### The problem
Hand back each record exactly as you find it.

(Saved entries)
= Beginning of Section =

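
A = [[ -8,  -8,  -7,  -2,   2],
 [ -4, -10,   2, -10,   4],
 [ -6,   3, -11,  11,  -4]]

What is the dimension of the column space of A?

Row reduce to echelon form.
R2 ← R2 − (1/2)·R1: [0, -6, 11/2, -9, 3]
R3 ← R3 − (3/4)·R1: [0, 9, -23/4, 25/2, -11/2]
R3 ← R3 + (3/2)·R2: [0, 0, 5/2, -1, -1]
Echelon form has 3 nonzero rows, so rank(A) = 3.
The column space has dimension equal to the rank: 3.

3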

= End of Section =

### Finished exercise
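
A = [[ -8,  -8,  -7,  -2,   2],
 [ -4, -10,   2, -10,   4],
 [ -6,   3, -11,  11,  -4]]

What is the dimension of the column space of A?

Row reduce to echelon form.
R2 ← R2 − (1/2)·R1: [0, -6, 11/2, -9, 3]
R3 ← R3 − (3/4)·R1: [0, 9, -23/4, 25/2, -11/2]
R3 ← R3 + (3/2)·R2: [0, 0, 5/2, -1, -1]
Echelon form has 3 nonzero rows, so rank(A) = 3.
The column space has dimension equal to the rank: 3.

3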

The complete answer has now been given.